The records follow. Count the lines holding "simple" and give only the number.

(Beginning of Records shown)

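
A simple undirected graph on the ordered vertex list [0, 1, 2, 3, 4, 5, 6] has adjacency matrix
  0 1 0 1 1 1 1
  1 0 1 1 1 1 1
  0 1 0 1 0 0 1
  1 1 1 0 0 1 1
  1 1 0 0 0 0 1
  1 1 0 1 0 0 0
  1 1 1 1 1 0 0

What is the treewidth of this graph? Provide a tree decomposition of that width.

Each bag holds 4 vertices, so the decomposition has width 3, which upper-bounds the treewidth. On the other hand G contains the 4-clique {0, 1, 3, 5}. A clique must lie in a single bag of any decomposition, so no decomposition can have width below 3. Therefore the treewidth is 3.

Treewidth 3.
Bags: B1 = {0, 1, 3, 6}  B2 = {0, 1, 4, 6}  B3 = {0, 1, 3, 5}  B4 = {1, 2, 3, 6}
Tree: B1–B2, B1–B3, B1–B4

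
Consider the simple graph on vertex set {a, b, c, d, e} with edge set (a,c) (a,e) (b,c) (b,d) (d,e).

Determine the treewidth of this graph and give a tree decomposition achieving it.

Treewidth 2.
One such decomposition:
Bags: B1 = {b, d, e}  B2 = {a, b, e}  B3 = {a, b, c}
Tree: B1–B2, B2–B3

The largest bag has 3 vertices, giving width 2; this decomposition certifies tw(G) ≤ 2. Since b–d–e–a–c–b is a cycle in G, G is not acyclic. Forests are exactly the graphs of treewidth ≤ 1, so tw(G) ≥ 2. The upper and lower bounds meet at 2, so that is the treewidth.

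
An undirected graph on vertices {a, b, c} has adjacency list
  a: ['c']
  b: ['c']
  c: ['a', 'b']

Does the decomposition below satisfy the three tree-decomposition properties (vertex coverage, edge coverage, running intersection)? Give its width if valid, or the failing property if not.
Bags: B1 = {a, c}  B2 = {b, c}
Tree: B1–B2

Yes; width 1.

Vertex coverage: the bags together contain {a, b, c}, the full vertex set. Edge coverage: each edge of G has both endpoints in at least one bag. Running intersection: for every vertex, the bags containing it form a connected subtree. All three properties hold, so this is a valid tree decomposition of width max|bag| − 1 = 1, and hence tw(G) ≤ 1.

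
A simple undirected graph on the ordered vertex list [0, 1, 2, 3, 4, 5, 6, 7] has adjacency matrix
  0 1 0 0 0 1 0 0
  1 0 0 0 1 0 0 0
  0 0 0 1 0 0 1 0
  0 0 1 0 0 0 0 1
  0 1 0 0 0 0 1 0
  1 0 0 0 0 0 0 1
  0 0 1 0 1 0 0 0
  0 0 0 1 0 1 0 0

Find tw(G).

A width-2 tree decomposition is:
Bags: B1 = {0, 5, 7}  B2 = {0, 3, 7}  B3 = {0, 2, 3}  B4 = {0, 2, 6}  B5 = {0, 4, 6}  B6 = {0, 1, 4}
Tree: B1–B2, B2–B3, B3–B4, B4–B5, B5–B6
Every bag has size at most 3, so the width is 3 − 1 = 2 and tw(G) ≤ 2. The edges 0–5–7–3–2–6–4–1–0 form a cycle, so G is not a tree and its treewidth is at least 2. Hence tw(G) = 2 exactly.

2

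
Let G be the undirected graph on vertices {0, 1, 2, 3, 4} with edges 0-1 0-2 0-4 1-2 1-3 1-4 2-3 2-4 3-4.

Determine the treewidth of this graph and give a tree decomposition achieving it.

Treewidth 3.
Bags: B1 = {0, 1, 2, 4}  B2 = {1, 2, 3, 4}
Tree: B1–B2

The largest bag has 4 vertices, giving width 3; this decomposition certifies tw(G) ≤ 3. On the other hand G contains the 4-clique {0, 1, 2, 4}. A clique must lie in a single bag of any decomposition, so no decomposition can have width below 3. Hence tw(G) = 3 exactly.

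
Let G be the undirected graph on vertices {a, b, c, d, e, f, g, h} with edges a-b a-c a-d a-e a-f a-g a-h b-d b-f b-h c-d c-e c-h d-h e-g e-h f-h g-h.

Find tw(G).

A width-3 tree decomposition is:
Bags: B1 = {a, b, d, h}  B2 = {a, c, d, h}  B3 = {a, b, f, h}  B4 = {a, c, e, h}  B5 = {a, e, g, h}
Tree: B1–B2, B1–B3, B2–B4, B4–B5
The largest bag has 4 vertices, giving width 3; this decomposition certifies tw(G) ≤ 3. On the other hand G contains the 4-clique {a, c, d, h}. A clique must lie in a single bag of any decomposition, so no decomposition can have width below 3. Hence tw(G) = 3 exactly.

3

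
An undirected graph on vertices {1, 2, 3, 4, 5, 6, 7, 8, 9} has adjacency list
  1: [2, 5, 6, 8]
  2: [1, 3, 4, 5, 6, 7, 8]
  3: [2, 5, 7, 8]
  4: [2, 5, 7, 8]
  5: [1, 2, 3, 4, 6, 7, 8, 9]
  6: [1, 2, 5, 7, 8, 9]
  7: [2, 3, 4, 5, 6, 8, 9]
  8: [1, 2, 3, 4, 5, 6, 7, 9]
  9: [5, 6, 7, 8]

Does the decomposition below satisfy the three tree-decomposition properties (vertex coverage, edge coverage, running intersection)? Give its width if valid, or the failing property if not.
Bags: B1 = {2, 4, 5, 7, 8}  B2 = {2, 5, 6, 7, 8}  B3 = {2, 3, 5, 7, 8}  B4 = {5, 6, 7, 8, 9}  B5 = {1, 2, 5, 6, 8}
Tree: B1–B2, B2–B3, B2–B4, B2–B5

Checking the three conditions: (i) the bags cover all of {1, 2, 3, 4, 5, 6, 7, 8, 9}; (ii) for each edge, some bag contains both endpoints; (iii) the bags containing any fixed vertex form a subtree. All hold, so the decomposition is valid with width 5 − 1 = 4.

Yes; width 4.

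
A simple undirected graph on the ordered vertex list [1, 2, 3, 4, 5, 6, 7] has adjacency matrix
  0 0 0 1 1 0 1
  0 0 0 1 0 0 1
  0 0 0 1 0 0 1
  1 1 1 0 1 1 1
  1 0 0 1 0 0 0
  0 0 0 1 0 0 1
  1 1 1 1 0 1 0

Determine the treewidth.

A width-2 tree decomposition is:
Bags: B1 = {2, 4, 7}  B2 = {4, 6, 7}  B3 = {3, 4, 7}  B4 = {1, 4, 7}  B5 = {1, 4, 5}
Tree: B1–B2, B1–B3, B3–B4, B4–B5
The largest bag has 3 vertices, giving width 2; this decomposition certifies tw(G) ≤ 2. For the lower bound, the 3 vertices {1, 4, 5} are pairwise adjacent, and any tree decomposition puts a clique entirely inside one bag — forcing width ≥ 2. Therefore the treewidth is 2.

2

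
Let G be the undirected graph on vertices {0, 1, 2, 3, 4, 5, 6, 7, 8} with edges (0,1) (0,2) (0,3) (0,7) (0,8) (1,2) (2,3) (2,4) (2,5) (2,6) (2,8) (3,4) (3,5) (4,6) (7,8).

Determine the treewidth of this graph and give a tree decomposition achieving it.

The largest bag has 3 vertices, giving width 2; this decomposition certifies tw(G) ≤ 2. Conversely, {0, 2, 8} is a clique of size 3, and the vertices of any clique must share a bag in every tree decomposition; so some bag has ≥ 3 vertices and tw(G) ≥ 2. Therefore the treewidth is 2.

Treewidth 2.
One such decomposition:
Bags: B1 = {2, 3, 5}  B2 = {0, 2, 3}  B3 = {0, 2, 8}  B4 = {0, 7, 8}  B5 = {2, 3, 4}  B6 = {0, 1, 2}  B7 = {2, 4, 6}
Tree: B1–B2, B2–B3, B3–B4, B2–B5, B2–B6, B5–B7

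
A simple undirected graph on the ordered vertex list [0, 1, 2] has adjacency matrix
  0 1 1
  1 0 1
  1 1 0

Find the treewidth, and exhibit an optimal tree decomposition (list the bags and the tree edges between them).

With just one bag of size 3, the width is 3 − 1 = 2, so tw(G) ≤ 2. On the other hand G contains the 3-clique {0, 1, 2}. A clique must lie in a single bag of any decomposition, so no decomposition can have width below 2. Hence tw(G) = 2 exactly.

Treewidth 2.
One such decomposition:
Bags: B1 = {0, 1, 2}
Tree: (single bag)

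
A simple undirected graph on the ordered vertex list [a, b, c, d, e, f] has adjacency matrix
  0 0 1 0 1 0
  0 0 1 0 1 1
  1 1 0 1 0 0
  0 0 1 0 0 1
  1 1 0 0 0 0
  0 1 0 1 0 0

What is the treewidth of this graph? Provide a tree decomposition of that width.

Every bag has size at most 3, so the width is 3 − 1 = 2 and tw(G) ≤ 2. For the lower bound, G contains the cycle f–d–c–b–f, so G is not a forest; only forests have treewidth ≤ 1, hence tw(G) ≥ 2. Therefore the treewidth is 2.

Treewidth 2.
One such decomposition:
Bags: B1 = {b, d, f}  B2 = {b, c, d}  B3 = {b, c, e}  B4 = {a, c, e}
Tree: B1–B2, B2–B3, B3–B4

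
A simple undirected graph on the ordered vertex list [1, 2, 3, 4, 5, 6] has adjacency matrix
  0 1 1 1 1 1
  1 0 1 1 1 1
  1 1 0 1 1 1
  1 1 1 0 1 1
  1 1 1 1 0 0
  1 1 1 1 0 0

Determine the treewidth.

4

A width-4 tree decomposition is:
Bags: B1 = {1, 2, 3, 4, 5}  B2 = {1, 2, 3, 4, 6}
Tree: B1–B2
Every bag has size at most 5, so the width is 5 − 1 = 4 and tw(G) ≤ 4. On the other hand G contains the 5-clique {1, 2, 3, 4, 5}. A clique must lie in a single bag of any decomposition, so no decomposition can have width below 4. Hence tw(G) = 4 exactly.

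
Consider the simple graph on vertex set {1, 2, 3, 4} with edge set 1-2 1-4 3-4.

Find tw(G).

A width-1 tree decomposition is:
Bags: B1 = {1, 2}  B2 = {1, 4}  B3 = {3, 4}
Tree: B1–B2, B2–B3
Every bag has size at most 2, so the width is 2 − 1 = 1 and tw(G) ≤ 1. Since G has at least one edge (e.g. 1–2), it is not an edgeless graph, so tw(G) ≥ 1. Combining the bounds, tw(G) = 1.

1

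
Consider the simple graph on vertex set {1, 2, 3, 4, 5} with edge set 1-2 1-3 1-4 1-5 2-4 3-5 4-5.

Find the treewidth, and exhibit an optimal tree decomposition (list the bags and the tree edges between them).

Treewidth 2.
One optimal decomposition is:
Bags: B1 = {1, 3, 5}  B2 = {1, 4, 5}  B3 = {1, 2, 4}
Tree: B1–B2, B2–B3

Each bag holds 3 vertices, so the decomposition has width 2, which upper-bounds the treewidth. On the other hand G contains the 3-clique {1, 3, 5}. A clique must lie in a single bag of any decomposition, so no decomposition can have width below 2. Combining the bounds, tw(G) = 2.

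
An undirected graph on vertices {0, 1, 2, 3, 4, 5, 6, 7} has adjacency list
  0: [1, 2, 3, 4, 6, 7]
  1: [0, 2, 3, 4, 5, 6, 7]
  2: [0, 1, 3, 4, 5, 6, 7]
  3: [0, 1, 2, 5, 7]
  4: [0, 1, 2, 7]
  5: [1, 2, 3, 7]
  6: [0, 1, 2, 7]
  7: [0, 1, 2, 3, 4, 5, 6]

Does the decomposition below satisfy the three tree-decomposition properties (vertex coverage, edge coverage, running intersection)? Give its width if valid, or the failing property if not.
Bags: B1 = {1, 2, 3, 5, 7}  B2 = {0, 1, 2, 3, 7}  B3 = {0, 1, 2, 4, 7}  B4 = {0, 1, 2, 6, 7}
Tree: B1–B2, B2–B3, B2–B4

Yes; width 4.

Every vertex of G appears in some bag (union = {0, 1, 2, 3, 4, 5, 6, 7}); every edge is covered by a bag; and for each vertex v the set of bags containing v is connected in the bag tree. The decomposition is therefore valid. The largest bag has 5 vertices, so the width is 4.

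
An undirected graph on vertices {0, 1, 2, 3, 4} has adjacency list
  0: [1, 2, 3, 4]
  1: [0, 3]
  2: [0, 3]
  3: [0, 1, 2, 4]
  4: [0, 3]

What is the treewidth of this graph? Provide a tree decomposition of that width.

Treewidth 2.
Bags: B1 = {0, 2, 3}  B2 = {0, 1, 3}  B3 = {0, 3, 4}
Tree: B1–B2, B2–B3

Each bag holds 3 vertices, so the decomposition has width 2, which upper-bounds the treewidth. For the lower bound, the 3 vertices {0, 1, 3} are pairwise adjacent, and any tree decomposition puts a clique entirely inside one bag — forcing width ≥ 2. The upper and lower bounds meet at 2, so that is the treewidth.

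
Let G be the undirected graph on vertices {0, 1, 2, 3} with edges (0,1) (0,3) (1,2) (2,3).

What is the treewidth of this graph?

2

A width-2 tree decomposition is:
Bags: B1 = {0, 2, 3}  B2 = {0, 1, 2}
Tree: B1–B2
Every bag has size at most 3, so the width is 3 − 1 = 2 and tw(G) ≤ 2. For the lower bound, G contains the cycle 0–3–2–1–0, so G is not a forest; only forests have treewidth ≤ 1, hence tw(G) ≥ 2. Hence tw(G) = 2 exactly.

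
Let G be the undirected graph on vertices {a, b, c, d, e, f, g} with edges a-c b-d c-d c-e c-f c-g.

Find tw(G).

A width-1 tree decomposition is:
Bags: B1 = {c, e}  B2 = {c, d}  B3 = {b, d}  B4 = {a, c}  B5 = {c, g}  B6 = {c, f}
Tree: B1–B2, B2–B3, B2–B4, B2–B5, B2–B6
Every bag has size at most 2, so the width is 2 − 1 = 1 and tw(G) ≤ 1. Since G has at least one edge (e.g. e–c), it is not an edgeless graph, so tw(G) ≥ 1. Hence tw(G) = 1 exactly.

1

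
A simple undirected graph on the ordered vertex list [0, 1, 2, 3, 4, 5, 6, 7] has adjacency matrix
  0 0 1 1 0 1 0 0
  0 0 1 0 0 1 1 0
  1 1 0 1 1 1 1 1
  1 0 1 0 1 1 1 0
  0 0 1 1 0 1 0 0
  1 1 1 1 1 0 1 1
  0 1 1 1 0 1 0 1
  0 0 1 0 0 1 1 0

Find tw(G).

A width-3 tree decomposition is:
Bags: B1 = {2, 3, 4, 5}  B2 = {2, 3, 5, 6}  B3 = {0, 2, 3, 5}  B4 = {1, 2, 5, 6}  B5 = {2, 5, 6, 7}
Tree: B1–B2, B2–B3, B2–B4, B2–B5
The largest bag has 4 vertices, giving width 3; this decomposition certifies tw(G) ≤ 3. Conversely, {1, 2, 5, 6} is a clique of size 4, and the vertices of any clique must share a bag in every tree decomposition; so some bag has ≥ 4 vertices and tw(G) ≥ 3. Hence tw(G) = 3 exactly.

3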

(End of Records shown)

* **Written response**
10